Try it: Every entry that follows should be output again, word for word.

Material supplied:
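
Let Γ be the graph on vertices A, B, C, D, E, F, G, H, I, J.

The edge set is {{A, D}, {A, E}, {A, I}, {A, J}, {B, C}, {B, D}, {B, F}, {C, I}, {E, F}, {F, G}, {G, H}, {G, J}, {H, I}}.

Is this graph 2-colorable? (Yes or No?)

The cycle J-A-I-H-G-J has odd length 5, so it cannot be 2-colored; at least 3 colors are needed.
So 2 colors are not enough.

No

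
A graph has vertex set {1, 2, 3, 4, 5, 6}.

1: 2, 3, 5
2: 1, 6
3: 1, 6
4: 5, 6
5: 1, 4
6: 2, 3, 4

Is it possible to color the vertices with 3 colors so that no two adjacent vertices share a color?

The chromatic number is 3. The cycle 1-3-6-4-5-1 has odd length 5, so it cannot be 2-colored; at least 3 colors are needed.
3 colors suffice: color red → {1, 6}; color blue → {2, 3, 5}; color green → {4}.
That is already a proper 3-coloring.

Yes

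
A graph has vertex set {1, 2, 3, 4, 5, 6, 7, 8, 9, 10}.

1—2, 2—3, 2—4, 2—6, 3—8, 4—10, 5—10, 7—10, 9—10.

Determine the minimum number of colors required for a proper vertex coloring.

2 and 4 are adjacent, so at least 2 colors are needed.
2 colors suffice: color a → {2, 8, 10}; color b → {1, 3, 4, 5, 6, 7, 9}. Each edge has distinct colors on its endpoints.

2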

Result:
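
Let Γ be the graph on vertices A, B, C, D, E, F, G, H, I, J.

The edge set is {{A, D}, {A, E}, {A, I}, {A, J}, {B, C}, {B, D}, {B, F}, {C, I}, {E, F}, {F, G}, {G, H}, {G, J}, {H, I}}.

Is this graph 2-colorable? (Yes or No?)

The cycle J-A-I-H-G-J has odd length 5, so it cannot be 2-colored; at least 3 colors are needed.
So 2 colors are not enough.

No

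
A graph has vertex set {1, 2, 3, 4, 5, 6}.

1: 2, 3, 5
2: 1, 6
3: 1, 6
4: 5, 6
5: 1, 4
6: 2, 3, 4

Is it possible to color the vertices with 3 colors so that no two adjacent vertices share a color?

The chromatic number is 3. The cycle 1-3-6-4-5-1 has odd length 5, so it cannot be 2-colored; at least 3 colors are needed.
3 colors suffice: color red → {1, 6}; color blue → {2, 3, 5}; color green → {4}.
That is already a proper 3-coloring.

Yes

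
A graph has vertex set {1, 2, 3, 4, 5, 6, 7, 8, 9, 10}.

1—2, 2—3, 2—4, 2—6, 3—8, 4—10, 5—10, 7—10, 9—10.

Determine the minimum number of colors required for a proper vertex coloring.

2 and 4 are adjacent, so at least 2 colors are needed.
2 colors suffice: color a → {2, 8, 10}; color b → {1, 3, 4, 5, 6, 7, 9}. Each edge has distinct colors on its endpoints.

2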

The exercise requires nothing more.